WORKING DATA

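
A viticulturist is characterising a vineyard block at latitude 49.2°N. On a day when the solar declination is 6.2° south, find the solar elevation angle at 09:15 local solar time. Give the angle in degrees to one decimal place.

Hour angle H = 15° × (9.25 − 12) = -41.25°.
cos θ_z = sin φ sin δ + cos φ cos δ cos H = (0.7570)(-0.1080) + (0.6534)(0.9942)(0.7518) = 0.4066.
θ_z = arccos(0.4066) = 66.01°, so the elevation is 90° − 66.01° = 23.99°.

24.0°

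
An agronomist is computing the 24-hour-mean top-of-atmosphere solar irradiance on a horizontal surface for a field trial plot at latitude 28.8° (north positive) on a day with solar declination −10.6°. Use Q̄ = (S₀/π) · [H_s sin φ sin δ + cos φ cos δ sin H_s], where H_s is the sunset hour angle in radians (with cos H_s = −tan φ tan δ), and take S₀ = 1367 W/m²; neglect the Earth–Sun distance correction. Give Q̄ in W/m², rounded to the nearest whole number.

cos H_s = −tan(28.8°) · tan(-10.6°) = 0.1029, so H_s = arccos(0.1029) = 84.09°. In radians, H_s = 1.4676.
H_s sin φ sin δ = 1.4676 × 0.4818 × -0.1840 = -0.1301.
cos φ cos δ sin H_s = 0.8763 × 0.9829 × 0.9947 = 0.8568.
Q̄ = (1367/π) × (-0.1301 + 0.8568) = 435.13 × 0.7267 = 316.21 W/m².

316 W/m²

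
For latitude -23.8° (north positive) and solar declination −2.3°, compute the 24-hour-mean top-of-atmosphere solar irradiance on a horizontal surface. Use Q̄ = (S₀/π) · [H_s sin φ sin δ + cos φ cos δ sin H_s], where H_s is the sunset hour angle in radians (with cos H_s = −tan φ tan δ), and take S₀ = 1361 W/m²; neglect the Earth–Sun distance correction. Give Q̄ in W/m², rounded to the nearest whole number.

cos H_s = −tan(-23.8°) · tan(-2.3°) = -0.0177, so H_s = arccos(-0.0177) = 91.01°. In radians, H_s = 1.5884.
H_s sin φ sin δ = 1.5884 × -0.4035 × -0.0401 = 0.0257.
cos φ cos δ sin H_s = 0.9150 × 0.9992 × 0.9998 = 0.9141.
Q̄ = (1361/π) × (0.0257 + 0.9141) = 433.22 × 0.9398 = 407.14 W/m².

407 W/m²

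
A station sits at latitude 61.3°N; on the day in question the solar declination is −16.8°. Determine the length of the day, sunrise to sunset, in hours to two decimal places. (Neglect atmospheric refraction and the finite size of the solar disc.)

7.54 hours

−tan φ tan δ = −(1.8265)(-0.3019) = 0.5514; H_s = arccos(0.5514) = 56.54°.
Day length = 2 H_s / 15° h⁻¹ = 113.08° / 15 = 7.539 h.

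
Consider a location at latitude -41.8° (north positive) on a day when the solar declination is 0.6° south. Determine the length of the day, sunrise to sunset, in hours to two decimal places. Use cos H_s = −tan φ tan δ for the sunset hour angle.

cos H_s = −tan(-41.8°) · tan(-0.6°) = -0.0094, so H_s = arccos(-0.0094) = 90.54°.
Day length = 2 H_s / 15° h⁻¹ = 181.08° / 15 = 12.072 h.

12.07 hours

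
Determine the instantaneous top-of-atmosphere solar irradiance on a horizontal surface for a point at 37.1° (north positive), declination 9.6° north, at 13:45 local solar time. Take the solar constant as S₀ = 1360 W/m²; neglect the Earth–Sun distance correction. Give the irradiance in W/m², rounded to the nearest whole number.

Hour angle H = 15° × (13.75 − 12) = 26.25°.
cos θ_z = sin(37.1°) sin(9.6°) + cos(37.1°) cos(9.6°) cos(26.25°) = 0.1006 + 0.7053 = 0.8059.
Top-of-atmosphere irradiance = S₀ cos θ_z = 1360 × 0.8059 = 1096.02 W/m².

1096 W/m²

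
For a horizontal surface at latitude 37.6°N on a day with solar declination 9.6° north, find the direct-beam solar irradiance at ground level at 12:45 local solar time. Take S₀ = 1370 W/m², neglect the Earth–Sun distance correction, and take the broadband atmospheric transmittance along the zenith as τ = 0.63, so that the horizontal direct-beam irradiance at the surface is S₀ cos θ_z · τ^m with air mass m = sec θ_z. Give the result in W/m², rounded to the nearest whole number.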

TASK STATEMENT
Your reply should be all of the data, returned exactly.

ANSWER FOR THE TASK
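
A viticulturist is characterising a vineyard block at latitude 49.2°N. On a day when the solar declination is 6.2° south, find the solar elevation angle at 09:15 local solar time. Give the angle in degrees to one decimal place.

Hour angle H = 15° × (9.25 − 12) = -41.25°.
cos θ_z = sin φ sin δ + cos φ cos δ cos H = (0.7570)(-0.1080) + (0.6534)(0.9942)(0.7518) = 0.4066.
θ_z = arccos(0.4066) = 66.01°, so the elevation is 90° − 66.01° = 23.99°.

24.0°

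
An agronomist is computing the 24-hour-mean top-of-atmosphere solar irradiance on a horizontal surface for a field trial plot at latitude 28.8° (north positive) on a day with solar declination −10.6°. Use Q̄ = (S₀/π) · [H_s sin φ sin δ + cos φ cos δ sin H_s], where H_s is the sunset hour angle in radians (with cos H_s = −tan φ tan δ), and take S₀ = 1367 W/m²; neglect the Earth–Sun distance correction. Give Q̄ in W/m², rounded to the nearest whole number.

cos H_s = −tan(28.8°) · tan(-10.6°) = 0.1029, so H_s = arccos(0.1029) = 84.09°. In radians, H_s = 1.4676.
H_s sin φ sin δ = 1.4676 × 0.4818 × -0.1840 = -0.1301.
cos φ cos δ sin H_s = 0.8763 × 0.9829 × 0.9947 = 0.8568.
Q̄ = (1367/π) × (-0.1301 + 0.8568) = 435.13 × 0.7267 = 316.21 W/m².

316 W/m²

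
For latitude -23.8° (north positive) and solar declination −2.3°, compute the 24-hour-mean top-of-atmosphere solar irradiance on a horizontal surface. Use Q̄ = (S₀/π) · [H_s sin φ sin δ + cos φ cos δ sin H_s], where H_s is the sunset hour angle in radians (with cos H_s = −tan φ tan δ), and take S₀ = 1361 W/m²; neglect the Earth–Sun distance correction. Give Q̄ in W/m², rounded to the nearest whole number.

cos H_s = −tan(-23.8°) · tan(-2.3°) = -0.0177, so H_s = arccos(-0.0177) = 91.01°. In radians, H_s = 1.5884.
H_s sin φ sin δ = 1.5884 × -0.4035 × -0.0401 = 0.0257.
cos φ cos δ sin H_s = 0.9150 × 0.9992 × 0.9998 = 0.9141.
Q̄ = (1361/π) × (0.0257 + 0.9141) = 433.22 × 0.9398 = 407.14 W/m².

407 W/m²

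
A station sits at latitude 61.3°N; on the day in question the solar declination is −16.8°. Determine the length of the day, sunrise to sunset, in hours to two decimal places. (Neglect atmospheric refraction and the finite size of the solar disc.)

7.54 hours

−tan φ tan δ = −(1.8265)(-0.3019) = 0.5514; H_s = arccos(0.5514) = 56.54°.
Day length = 2 H_s / 15° h⁻¹ = 113.08° / 15 = 7.539 h.

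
Consider a location at latitude -41.8° (north positive) on a day when the solar declination is 0.6° south. Determine the length of the day, sunrise to sunset, in hours to two decimal places. Use cos H_s = −tan φ tan δ for the sunset hour angle.

cos H_s = −tan(-41.8°) · tan(-0.6°) = -0.0094, so H_s = arccos(-0.0094) = 90.54°.
Day length = 2 H_s / 15° h⁻¹ = 181.08° / 15 = 12.072 h.

12.07 hours

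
Determine the instantaneous top-of-atmosphere solar irradiance on a horizontal surface for a point at 37.1° (north positive), declination 9.6° north, at 13:45 local solar time. Take the solar constant as S₀ = 1360 W/m²; neglect the Earth–Sun distance correction. Give the irradiance in W/m², rounded to the nearest whole number.

Hour angle H = 15° × (13.75 − 12) = 26.25°.
cos θ_z = sin(37.1°) sin(9.6°) + cos(37.1°) cos(9.6°) cos(26.25°) = 0.1006 + 0.7053 = 0.8059.
Top-of-atmosphere irradiance = S₀ cos θ_z = 1360 × 0.8059 = 1096.02 W/m².

1096 W/m²

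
For a horizontal surface at latitude 37.6°N on a day with solar declination 9.6° north, find the direct-beam solar irradiance at ground level at 12:45 local solar time. Take S₀ = 1370 W/m², neglect the Earth–Sun distance correction, and take the broadband atmospheric transmittance along the zenith as τ = 0.63, so that the horizontal direct-beam irradiance at the surface is S₀ cos θ_z · τ^m with air mass m = sec θ_z. Give the result in W/m², rounded to the nearest whole number.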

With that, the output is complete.